--- START ---

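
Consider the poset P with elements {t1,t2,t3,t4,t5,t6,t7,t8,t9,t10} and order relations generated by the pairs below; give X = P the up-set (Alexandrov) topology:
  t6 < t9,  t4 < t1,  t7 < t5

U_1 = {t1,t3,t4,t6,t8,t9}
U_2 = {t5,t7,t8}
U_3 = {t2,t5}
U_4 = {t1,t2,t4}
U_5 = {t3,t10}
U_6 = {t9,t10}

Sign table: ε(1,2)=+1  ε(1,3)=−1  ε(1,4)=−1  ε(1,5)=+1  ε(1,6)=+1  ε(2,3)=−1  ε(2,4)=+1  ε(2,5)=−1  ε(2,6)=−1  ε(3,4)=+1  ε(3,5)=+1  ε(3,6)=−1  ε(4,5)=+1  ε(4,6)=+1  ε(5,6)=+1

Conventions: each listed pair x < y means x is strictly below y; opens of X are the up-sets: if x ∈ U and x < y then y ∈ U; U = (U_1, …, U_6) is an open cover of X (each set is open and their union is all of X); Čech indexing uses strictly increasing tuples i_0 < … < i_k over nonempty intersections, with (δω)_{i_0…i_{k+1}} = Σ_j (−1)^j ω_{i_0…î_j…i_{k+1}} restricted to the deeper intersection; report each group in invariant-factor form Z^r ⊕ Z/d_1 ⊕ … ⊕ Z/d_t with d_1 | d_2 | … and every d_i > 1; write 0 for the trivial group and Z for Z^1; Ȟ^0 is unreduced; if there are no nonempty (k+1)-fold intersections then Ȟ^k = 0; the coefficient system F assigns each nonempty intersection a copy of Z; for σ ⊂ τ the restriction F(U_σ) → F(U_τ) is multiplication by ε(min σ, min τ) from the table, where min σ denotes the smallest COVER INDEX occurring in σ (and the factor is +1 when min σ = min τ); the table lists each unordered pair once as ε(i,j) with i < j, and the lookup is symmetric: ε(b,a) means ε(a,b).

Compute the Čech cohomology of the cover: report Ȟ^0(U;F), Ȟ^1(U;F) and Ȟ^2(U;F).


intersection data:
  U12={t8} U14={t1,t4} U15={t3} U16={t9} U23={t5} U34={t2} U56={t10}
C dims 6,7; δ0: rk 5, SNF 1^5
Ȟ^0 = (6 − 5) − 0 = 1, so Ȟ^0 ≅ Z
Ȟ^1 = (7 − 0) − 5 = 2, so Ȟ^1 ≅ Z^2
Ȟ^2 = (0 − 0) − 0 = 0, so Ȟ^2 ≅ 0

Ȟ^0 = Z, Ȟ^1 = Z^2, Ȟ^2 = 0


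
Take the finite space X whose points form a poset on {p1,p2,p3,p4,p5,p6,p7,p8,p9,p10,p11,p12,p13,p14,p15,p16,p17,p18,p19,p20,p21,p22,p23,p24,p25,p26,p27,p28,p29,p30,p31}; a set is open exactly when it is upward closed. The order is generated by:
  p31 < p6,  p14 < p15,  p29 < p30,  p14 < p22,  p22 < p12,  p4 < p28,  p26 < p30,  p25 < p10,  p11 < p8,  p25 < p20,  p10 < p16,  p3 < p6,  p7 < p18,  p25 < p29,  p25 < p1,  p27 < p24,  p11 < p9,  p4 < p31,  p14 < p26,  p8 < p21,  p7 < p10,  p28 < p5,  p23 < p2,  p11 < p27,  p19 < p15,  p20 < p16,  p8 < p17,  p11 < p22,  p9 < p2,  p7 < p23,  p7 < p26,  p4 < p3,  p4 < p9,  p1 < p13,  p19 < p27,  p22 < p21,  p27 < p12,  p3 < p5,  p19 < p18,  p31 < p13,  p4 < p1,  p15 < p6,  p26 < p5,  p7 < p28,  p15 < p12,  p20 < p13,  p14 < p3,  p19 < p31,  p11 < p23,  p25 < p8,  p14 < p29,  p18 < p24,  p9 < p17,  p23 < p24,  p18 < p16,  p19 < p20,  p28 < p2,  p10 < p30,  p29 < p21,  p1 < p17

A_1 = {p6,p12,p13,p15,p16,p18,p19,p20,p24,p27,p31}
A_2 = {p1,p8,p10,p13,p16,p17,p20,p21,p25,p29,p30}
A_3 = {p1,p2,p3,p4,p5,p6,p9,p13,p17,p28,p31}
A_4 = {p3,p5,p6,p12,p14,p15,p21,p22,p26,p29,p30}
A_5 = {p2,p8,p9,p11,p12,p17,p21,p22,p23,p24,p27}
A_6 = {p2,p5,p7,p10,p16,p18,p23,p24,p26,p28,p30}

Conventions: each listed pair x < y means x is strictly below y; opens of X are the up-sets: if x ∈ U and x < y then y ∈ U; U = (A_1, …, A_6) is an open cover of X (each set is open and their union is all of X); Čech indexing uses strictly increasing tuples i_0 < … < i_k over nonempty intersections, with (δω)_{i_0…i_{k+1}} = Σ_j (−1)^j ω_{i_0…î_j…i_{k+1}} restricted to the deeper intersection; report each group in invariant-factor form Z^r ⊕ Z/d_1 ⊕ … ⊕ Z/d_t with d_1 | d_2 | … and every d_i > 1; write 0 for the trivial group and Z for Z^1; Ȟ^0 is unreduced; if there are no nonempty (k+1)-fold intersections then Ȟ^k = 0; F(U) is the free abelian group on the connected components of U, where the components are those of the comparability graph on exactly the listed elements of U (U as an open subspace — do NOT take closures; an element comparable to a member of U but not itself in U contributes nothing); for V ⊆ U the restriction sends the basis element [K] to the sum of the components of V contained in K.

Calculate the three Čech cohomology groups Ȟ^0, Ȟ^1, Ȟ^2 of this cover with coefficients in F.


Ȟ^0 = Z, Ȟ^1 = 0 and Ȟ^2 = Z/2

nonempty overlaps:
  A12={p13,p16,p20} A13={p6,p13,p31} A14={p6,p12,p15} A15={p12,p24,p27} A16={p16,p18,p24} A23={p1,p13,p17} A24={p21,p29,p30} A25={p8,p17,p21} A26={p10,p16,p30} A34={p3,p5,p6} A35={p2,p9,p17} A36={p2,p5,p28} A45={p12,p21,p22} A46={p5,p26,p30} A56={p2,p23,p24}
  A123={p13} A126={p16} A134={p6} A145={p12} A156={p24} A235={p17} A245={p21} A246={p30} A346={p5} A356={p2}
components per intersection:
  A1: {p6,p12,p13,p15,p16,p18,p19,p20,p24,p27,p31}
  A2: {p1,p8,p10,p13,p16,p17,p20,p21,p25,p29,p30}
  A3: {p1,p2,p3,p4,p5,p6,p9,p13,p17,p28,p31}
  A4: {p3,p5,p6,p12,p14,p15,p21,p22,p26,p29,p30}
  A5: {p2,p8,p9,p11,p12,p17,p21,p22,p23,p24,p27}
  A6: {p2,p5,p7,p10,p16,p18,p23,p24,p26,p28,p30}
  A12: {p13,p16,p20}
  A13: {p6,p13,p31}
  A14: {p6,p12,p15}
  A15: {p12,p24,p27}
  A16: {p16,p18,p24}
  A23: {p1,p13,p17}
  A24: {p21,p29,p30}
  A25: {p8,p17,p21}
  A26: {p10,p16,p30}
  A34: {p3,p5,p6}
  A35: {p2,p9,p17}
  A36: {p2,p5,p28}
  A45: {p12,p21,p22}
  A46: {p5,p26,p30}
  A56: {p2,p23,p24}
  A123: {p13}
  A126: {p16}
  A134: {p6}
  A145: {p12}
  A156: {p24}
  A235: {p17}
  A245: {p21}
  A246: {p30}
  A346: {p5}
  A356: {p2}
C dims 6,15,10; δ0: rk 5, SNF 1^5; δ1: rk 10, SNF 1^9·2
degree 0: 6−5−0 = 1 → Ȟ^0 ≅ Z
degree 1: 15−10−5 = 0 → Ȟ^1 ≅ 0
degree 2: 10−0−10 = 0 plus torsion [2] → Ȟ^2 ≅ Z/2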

--- END ---

» **Exercise objective**
Each line of the entries above that includes the string "generated" should be copied out.

» **Answer for this exercise**
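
Consider the poset P with elements {t1,t2,t3,t4,t5,t6,t7,t8,t9,t10} and order relations generated by the pairs below; give X = P the up-set (Alexandrov) topology:
Take the finite space X whose points form a poset on {p1,p2,p3,p4,p5,p6,p7,p8,p9,p10,p11,p12,p13,p14,p15,p16,p17,p18,p19,p20,p21,p22,p23,p24,p25,p26,p27,p28,p29,p30,p31}; a set is open exactly when it is upward closed. The order is generated by: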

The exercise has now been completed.